_TASK_. Find and copy each line of the records where the string "consecutive" shows up.

Saved data entries
---------------

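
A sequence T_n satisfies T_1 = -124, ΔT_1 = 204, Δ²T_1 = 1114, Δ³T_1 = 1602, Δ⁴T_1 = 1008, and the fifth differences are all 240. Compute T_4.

5432

Build the table forward from the leading diagonal:
Δ⁵: 240, 240, 240, 240
Δ⁴: 1008, 1248, 1488, 1728
Δ³: 1602, 2610, 3858, 5346
Δ²: 1114, 2716, 5326, 9184
Δ: 204, 1318, 4034, 9360
T: -124, 80, 1398, 5432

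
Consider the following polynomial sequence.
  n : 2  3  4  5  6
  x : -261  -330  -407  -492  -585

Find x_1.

-200

First differences: -69  -77  -85  -93
Second differences: -8  -8  -8
The second differences are constant at -8.
Work back: -69 + 8 = -61;  -261 + 61 = -200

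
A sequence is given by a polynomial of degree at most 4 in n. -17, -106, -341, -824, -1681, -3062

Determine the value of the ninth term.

-12209

First differences: -89, -235, -483, -857, -1381
Second differences: -146, -248, -374, -524
Third differences: -102, -126, -150
Fourth differences: -24, -24
The fourth differences are constant (-24).
-150 − 24 = -174;  -524 − 174 = -698;  -1381 − 698 = -2079;  -3062 − 2079 = -5141
-174 − 24 = -198;  -698 − 198 = -896;  -2079 − 896 = -2975;  -5141 − 2975 = -8116
-198 − 24 = -222;  -896 − 222 = -1118;  -2975 − 1118 = -4093;  -8116 − 4093 = -12209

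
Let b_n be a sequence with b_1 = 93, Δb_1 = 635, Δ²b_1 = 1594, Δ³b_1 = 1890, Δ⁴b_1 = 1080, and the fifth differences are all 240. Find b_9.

244685

Build the table forward from the leading diagonal:
D5: 240  240  240  240  240  240  240  240  240
D4: 1080  1320  1560  1800  2040  2280  2520  2760  3000
D3: 1890  2970  4290  5850  7650  9690  11970  14490  17250
D2: 1594  3484  6454  10744  16594  24244  33934  45904  60394
D1: 635  2229  5713  12167  22911  39505  63749  97683  143587
b: 93  728  2957  8670  20837  43748  83253  147002  244685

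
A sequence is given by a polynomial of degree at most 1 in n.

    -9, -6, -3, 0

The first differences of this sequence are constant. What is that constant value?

3

First differences: 3, 3, 3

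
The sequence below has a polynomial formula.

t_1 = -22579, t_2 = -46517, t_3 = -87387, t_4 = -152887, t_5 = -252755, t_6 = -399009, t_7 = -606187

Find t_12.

-3271407

First differences: -23938  -40870  -65500  -99868  -146254  -207178
Second differences: -16932  -24630  -34368  -46386  -60924
Third differences: -7698  -9738  -12018  -14538
Fourth differences: -2040  -2280  -2520
Fifth differences: -240  -240
Fifth differences constant at -240.
-2520 − 240 = -2760;  -14538 − 2760 = -17298;  -60924 − 17298 = -78222;  -207178 − 78222 = -285400;  -606187 − 285400 = -891587
-2760 − 240 = -3000;  -17298 − 3000 = -20298;  -78222 − 20298 = -98520;  -285400 − 98520 = -383920;  -891587 − 383920 = -1275507
-3000 − 240 = -3240;  -20298 − 3240 = -23538;  -98520 − 23538 = -122058;  -383920 − 122058 = -505978;  -1275507 − 505978 = -1781485
-3240 − 240 = -3480;  -23538 − 3480 = -27018;  -122058 − 27018 = -149076;  -505978 − 149076 = -655054;  -1781485 − 655054 = -2436539
-3480 − 240 = -3720;  -27018 − 3720 = -30738;  -149076 − 30738 = -179814;  -655054 − 179814 = -834868;  -2436539 − 834868 = -3271407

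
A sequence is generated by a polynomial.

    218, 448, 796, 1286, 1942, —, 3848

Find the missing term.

2788

Using the first 5 terms:
Δ: 230  348  490  656
Δ²: 118  142  166
Δ³: 24  24
Constant third difference = 24.
Extend forward: 166 + 24 = 190;  656 + 190 = 846;  1942 + 846 = 2788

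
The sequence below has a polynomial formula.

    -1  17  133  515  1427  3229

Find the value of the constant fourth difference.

First differences: 18, 116, 382, 912, 1802
Second differences: 98, 266, 530, 890
Third differences: 168, 264, 360
Fourth differences: 96, 96

96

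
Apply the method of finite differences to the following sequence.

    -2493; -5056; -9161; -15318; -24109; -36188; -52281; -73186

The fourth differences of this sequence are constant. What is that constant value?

-72

Δ: -2563, -4105, -6157, -8791, -12079, -16093, -20905
Δ²: -1542, -2052, -2634, -3288, -4014, -4812
Δ³: -510, -582, -654, -726, -798
Δ⁴: -72, -72, -72, -72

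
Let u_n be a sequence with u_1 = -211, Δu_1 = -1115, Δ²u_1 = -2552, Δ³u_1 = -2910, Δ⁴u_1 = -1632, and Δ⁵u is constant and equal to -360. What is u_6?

Build the table forward from the leading diagonal:
Fifth differences: -360  -360  -360  -360  -360  -360
Fourth differences: -1632  -1992  -2352  -2712  -3072  -3432
Third differences: -2910  -4542  -6534  -8886  -11598  -14670
Second differences: -2552  -5462  -10004  -16538  -25424  -37022
First differences: -1115  -3667  -9129  -19133  -35671  -61095
u: -211  -1326  -4993  -14122  -33255  -68926

-68926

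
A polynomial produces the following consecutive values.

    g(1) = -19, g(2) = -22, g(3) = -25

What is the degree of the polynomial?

First differences: -3, -3
The first differences are constant, so the polynomial has degree 1.

1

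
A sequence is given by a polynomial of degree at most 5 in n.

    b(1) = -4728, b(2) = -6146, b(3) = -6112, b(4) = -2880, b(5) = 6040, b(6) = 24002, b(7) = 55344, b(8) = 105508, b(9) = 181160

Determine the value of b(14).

1275850

-1418, 34, 3232, 8920, 17962, 31342, 50164, 75652
1452, 3198, 5688, 9042, 13380, 18822, 25488
1746, 2490, 3354, 4338, 5442, 6666
744, 864, 984, 1104, 1224
120, 120, 120, 120
Constant fifth difference = 120, so extend:
1224 + 120 = 1344;  6666 + 1344 = 8010;  25488 + 8010 = 33498;  75652 + 33498 = 109150;  181160 + 109150 = 290310
1344 + 120 = 1464;  8010 + 1464 = 9474;  33498 + 9474 = 42972;  109150 + 42972 = 152122;  290310 + 152122 = 442432
1464 + 120 = 1584;  9474 + 1584 = 11058;  42972 + 11058 = 54030;  152122 + 54030 = 206152;  442432 + 206152 = 648584
1584 + 120 = 1704;  11058 + 1704 = 12762;  54030 + 12762 = 66792;  206152 + 66792 = 272944;  648584 + 272944 = 921528
1704 + 120 = 1824;  12762 + 1824 = 14586;  66792 + 14586 = 81378;  272944 + 81378 = 354322;  921528 + 354322 = 1275850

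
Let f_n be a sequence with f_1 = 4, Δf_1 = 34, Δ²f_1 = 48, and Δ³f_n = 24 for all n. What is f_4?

274

Build the table forward from the leading diagonal:
Δ³: 24  24  24  24
Δ²: 48  72  96  120
Δ: 34  82  154  250
f: 4  38  120  274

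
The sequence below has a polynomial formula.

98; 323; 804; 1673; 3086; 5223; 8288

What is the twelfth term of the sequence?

Δ: 225 , 481 , 869 , 1413 , 2137 , 3065
Δ²: 256 , 388 , 544 , 724 , 928
Δ³: 132 , 156 , 180 , 204
Δ⁴: 24 , 24 , 24
The fourth differences are constant (24).
204 + 24 = 228;  928 + 228 = 1156;  3065 + 1156 = 4221;  8288 + 4221 = 12509
228 + 24 = 252;  1156 + 252 = 1408;  4221 + 1408 = 5629;  12509 + 5629 = 18138
252 + 24 = 276;  1408 + 276 = 1684;  5629 + 1684 = 7313;  18138 + 7313 = 25451
276 + 24 = 300;  1684 + 300 = 1984;  7313 + 1984 = 9297;  25451 + 9297 = 34748
300 + 24 = 324;  1984 + 324 = 2308;  9297 + 2308 = 11605;  34748 + 11605 = 46353

46353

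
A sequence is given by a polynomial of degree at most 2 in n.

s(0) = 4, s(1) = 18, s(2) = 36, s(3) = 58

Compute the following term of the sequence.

84

14 , 18 , 22
4 , 4
The second differences are constant (4).
22 + 4 = 26;  58 + 26 = 84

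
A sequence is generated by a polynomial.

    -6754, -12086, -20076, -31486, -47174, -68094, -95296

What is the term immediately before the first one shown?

First differences: -5332, -7990, -11410, -15688, -20920, -27202
Second differences: -2658, -3420, -4278, -5232, -6282
Third differences: -762, -858, -954, -1050
Fourth differences: -96, -96, -96
The fourth differences are constant at -96.
Work back: -762 + 96 = -666;  -2658 + 666 = -1992;  -5332 + 1992 = -3340;  -6754 + 3340 = -3414

-3414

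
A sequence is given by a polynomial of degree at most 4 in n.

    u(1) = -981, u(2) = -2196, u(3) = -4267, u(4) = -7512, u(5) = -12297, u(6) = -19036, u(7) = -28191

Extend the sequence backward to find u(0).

-352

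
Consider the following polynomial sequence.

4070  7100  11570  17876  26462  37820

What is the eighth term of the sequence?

3030, 4470, 6306, 8586, 11358
1440, 1836, 2280, 2772
396, 444, 492
48, 48
Constant fourth difference = 48, so extend:
492 + 48 = 540;  2772 + 540 = 3312;  11358 + 3312 = 14670;  37820 + 14670 = 52490
540 + 48 = 588;  3312 + 588 = 3900;  14670 + 3900 = 18570;  52490 + 18570 = 71060

71060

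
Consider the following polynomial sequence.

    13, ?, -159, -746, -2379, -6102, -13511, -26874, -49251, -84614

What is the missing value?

-6

Using the last 8 terms:
Δ: -587  -1633  -3723  -7409  -13363  -22377  -35363
Δ²: -1046  -2090  -3686  -5954  -9014  -12986
Δ³: -1044  -1596  -2268  -3060  -3972
Δ⁴: -552  -672  -792  -912
Δ⁵: -120  -120  -120
Constant fifth difference = -120.
Extend backward: -552 + 120 = -432;  -1044 + 432 = -612;  -1046 + 612 = -434;  -587 + 434 = -153;  -159 + 153 = -6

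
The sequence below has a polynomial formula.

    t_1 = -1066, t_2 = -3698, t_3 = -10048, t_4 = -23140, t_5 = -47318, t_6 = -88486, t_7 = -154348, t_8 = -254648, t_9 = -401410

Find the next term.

Δ: -2632, -6350, -13092, -24178, -41168, -65862, -100300, -146762
Δ²: -3718, -6742, -11086, -16990, -24694, -34438, -46462
Δ³: -3024, -4344, -5904, -7704, -9744, -12024
Δ⁴: -1320, -1560, -1800, -2040, -2280
Δ⁵: -240, -240, -240, -240
Fifth differences constant at -240.
-2280 − 240 = -2520;  -12024 − 2520 = -14544;  -46462 − 14544 = -61006;  -146762 − 61006 = -207768;  -401410 − 207768 = -609178

-609178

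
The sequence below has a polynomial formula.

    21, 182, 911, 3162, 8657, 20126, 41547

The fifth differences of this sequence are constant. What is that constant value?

Δ: 161, 729, 2251, 5495, 11469, 21421
Δ²: 568, 1522, 3244, 5974, 9952
Δ³: 954, 1722, 2730, 3978
Δ⁴: 768, 1008, 1248
Δ⁵: 240, 240

240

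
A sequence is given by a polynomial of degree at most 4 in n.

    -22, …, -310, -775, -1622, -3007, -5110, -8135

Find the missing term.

-95

Using the last 6 terms:
First differences: -465  -847  -1385  -2103  -3025
Second differences: -382  -538  -718  -922
Third differences: -156  -180  -204
Fourth differences: -24  -24
Constant fourth difference = -24.
Extend backward: -156 + 24 = -132;  -382 + 132 = -250;  -465 + 250 = -215;  -310 + 215 = -95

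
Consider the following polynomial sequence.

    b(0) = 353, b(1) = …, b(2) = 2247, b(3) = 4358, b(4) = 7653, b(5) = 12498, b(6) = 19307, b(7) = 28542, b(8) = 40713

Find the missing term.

1002

Using the last 7 terms:
First differences: 2111  3295  4845  6809  9235  12171
Second differences: 1184  1550  1964  2426  2936
Third differences: 366  414  462  510
Fourth differences: 48  48  48
Constant fourth difference = 48.
Extend backward: 366 − 48 = 318;  1184 − 318 = 866;  2111 − 866 = 1245;  2247 − 1245 = 1002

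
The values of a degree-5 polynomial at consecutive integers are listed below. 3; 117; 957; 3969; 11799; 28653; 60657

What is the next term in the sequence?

First differences: 114, 840, 3012, 7830, 16854, 32004
Second differences: 726, 2172, 4818, 9024, 15150
Third differences: 1446, 2646, 4206, 6126
Fourth differences: 1200, 1560, 1920
Fifth differences: 360, 360
Constant fifth difference = 360, so extend:
1920 + 360 = 2280;  6126 + 2280 = 8406;  15150 + 8406 = 23556;  32004 + 23556 = 55560;  60657 + 55560 = 116217

116217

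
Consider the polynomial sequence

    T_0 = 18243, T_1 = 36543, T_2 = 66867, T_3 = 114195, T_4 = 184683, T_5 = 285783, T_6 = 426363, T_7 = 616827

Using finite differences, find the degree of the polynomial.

Δ: 18300, 30324, 47328, 70488, 101100, 140580, 190464
Δ²: 12024, 17004, 23160, 30612, 39480, 49884
Δ³: 4980, 6156, 7452, 8868, 10404
Δ⁴: 1176, 1296, 1416, 1536
Δ⁵: 120, 120, 120
The fifth differences are constant, so the polynomial has degree 5.

5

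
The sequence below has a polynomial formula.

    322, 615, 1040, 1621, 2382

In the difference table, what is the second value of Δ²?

156

Δ: 293, 425, 581, 761
Δ²: 132, 156, 180
Δ³: 24, 24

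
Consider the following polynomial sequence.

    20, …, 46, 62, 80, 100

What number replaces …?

Using the last 4 terms:
16  18  20
2  2
Constant second difference = 2.
Extend backward: 16 − 2 = 14;  46 − 14 = 32

32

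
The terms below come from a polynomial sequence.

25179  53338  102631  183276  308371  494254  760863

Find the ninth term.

Δ: 28159, 49293, 80645, 125095, 185883, 266609
Δ²: 21134, 31352, 44450, 60788, 80726
Δ³: 10218, 13098, 16338, 19938
Δ⁴: 2880, 3240, 3600
Δ⁵: 360, 360
Fifth differences constant at 360.
3600 + 360 = 3960;  19938 + 3960 = 23898;  80726 + 23898 = 104624;  266609 + 104624 = 371233;  760863 + 371233 = 1132096
3960 + 360 = 4320;  23898 + 4320 = 28218;  104624 + 28218 = 132842;  371233 + 132842 = 504075;  1132096 + 504075 = 1636171

1636171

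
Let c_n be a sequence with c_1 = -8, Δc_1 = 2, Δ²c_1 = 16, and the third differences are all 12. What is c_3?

Build the table forward from the leading diagonal:
D3: 12  12  12
D2: 16  28  40
D1: 2  18  46
c: -8  -6  12

12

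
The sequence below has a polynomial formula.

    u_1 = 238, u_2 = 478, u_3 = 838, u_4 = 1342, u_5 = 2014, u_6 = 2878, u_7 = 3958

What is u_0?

First differences: 240, 360, 504, 672, 864, 1080
Second differences: 120, 144, 168, 192, 216
Third differences: 24, 24, 24, 24
The third differences are constant at 24.
Work back: 120 − 24 = 96;  240 − 96 = 144;  238 − 144 = 94

94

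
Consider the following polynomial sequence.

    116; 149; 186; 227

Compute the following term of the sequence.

272

Δ: 33, 37, 41
Δ²: 4, 4
Constant second difference = 4, so extend:
41 + 4 = 45;  227 + 45 = 272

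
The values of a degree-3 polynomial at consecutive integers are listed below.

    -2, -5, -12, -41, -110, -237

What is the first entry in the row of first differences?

-3

D1: -3, -7, -29, -69, -127
D2: -4, -22, -40, -58
D3: -18, -18, -18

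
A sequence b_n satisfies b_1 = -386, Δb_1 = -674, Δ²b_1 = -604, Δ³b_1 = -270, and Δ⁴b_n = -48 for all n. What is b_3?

Build the table forward from the leading diagonal:
Fourth differences: -48  -48  -48
Third differences: -270  -318  -366
Second differences: -604  -874  -1192
First differences: -674  -1278  -2152
b: -386  -1060  -2338

-2338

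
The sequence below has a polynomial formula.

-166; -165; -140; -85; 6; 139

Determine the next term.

320

First differences: 1, 25, 55, 91, 133
Second differences: 24, 30, 36, 42
Third differences: 6, 6, 6
The third differences are constant (6).
42 + 6 = 48;  133 + 48 = 181;  139 + 181 = 320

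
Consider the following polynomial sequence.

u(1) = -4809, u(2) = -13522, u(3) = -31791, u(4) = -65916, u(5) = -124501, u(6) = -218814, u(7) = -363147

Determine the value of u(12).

First differences: -8713, -18269, -34125, -58585, -94313, -144333
Second differences: -9556, -15856, -24460, -35728, -50020
Third differences: -6300, -8604, -11268, -14292
Fourth differences: -2304, -2664, -3024
Fifth differences: -360, -360
The fifth differences are constant (-360).
-3024 − 360 = -3384;  -14292 − 3384 = -17676;  -50020 − 17676 = -67696;  -144333 − 67696 = -212029;  -363147 − 212029 = -575176
-3384 − 360 = -3744;  -17676 − 3744 = -21420;  -67696 − 21420 = -89116;  -212029 − 89116 = -301145;  -575176 − 301145 = -876321
-3744 − 360 = -4104;  -21420 − 4104 = -25524;  -89116 − 25524 = -114640;  -301145 − 114640 = -415785;  -876321 − 415785 = -1292106
-4104 − 360 = -4464;  -25524 − 4464 = -29988;  -114640 − 29988 = -144628;  -415785 − 144628 = -560413;  -1292106 − 560413 = -1852519
-4464 − 360 = -4824;  -29988 − 4824 = -34812;  -144628 − 34812 = -179440;  -560413 − 179440 = -739853;  -1852519 − 739853 = -2592372

-2592372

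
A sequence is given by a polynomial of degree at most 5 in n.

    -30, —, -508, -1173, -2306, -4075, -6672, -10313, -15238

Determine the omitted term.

Using the last 7 terms:
-665  -1133  -1769  -2597  -3641  -4925
-468  -636  -828  -1044  -1284
-168  -192  -216  -240
-24  -24  -24
Constant fourth difference = -24.
Extend backward: -168 + 24 = -144;  -468 + 144 = -324;  -665 + 324 = -341;  -508 + 341 = -167

-167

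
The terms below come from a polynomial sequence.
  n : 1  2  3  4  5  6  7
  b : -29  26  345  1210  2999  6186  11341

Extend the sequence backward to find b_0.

D1: 55, 319, 865, 1789, 3187, 5155
D2: 264, 546, 924, 1398, 1968
D3: 282, 378, 474, 570
D4: 96, 96, 96
The fourth differences are constant at 96.
Work back: 282 − 96 = 186;  264 − 186 = 78;  55 − 78 = -23;  -29 + 23 = -6

-6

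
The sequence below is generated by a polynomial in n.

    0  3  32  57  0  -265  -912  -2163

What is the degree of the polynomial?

First differences: 3, 29, 25, -57, -265, -647, -1251
Second differences: 26, -4, -82, -208, -382, -604
Third differences: -30, -78, -126, -174, -222
Fourth differences: -48, -48, -48, -48
The fourth differences are constant, so the polynomial has degree 4.

4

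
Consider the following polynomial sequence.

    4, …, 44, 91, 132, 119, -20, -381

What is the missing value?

Using the last 6 terms:
47  41  -13  -139  -361
-6  -54  -126  -222
-48  -72  -96
-24  -24
Constant fourth difference = -24.
Extend backward: -48 + 24 = -24;  -6 + 24 = 18;  47 − 18 = 29;  44 − 29 = 15

15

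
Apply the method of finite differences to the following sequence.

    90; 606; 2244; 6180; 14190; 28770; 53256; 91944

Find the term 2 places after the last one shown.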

---------------

_RESPONSE AREA_.
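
A polynomial produces the following consecutive values.
The values of a degree-5 polynomial at consecutive integers are listed below. 3; 117; 957; 3969; 11799; 28653; 60657
The values of a degree-3 polynomial at consecutive integers are listed below.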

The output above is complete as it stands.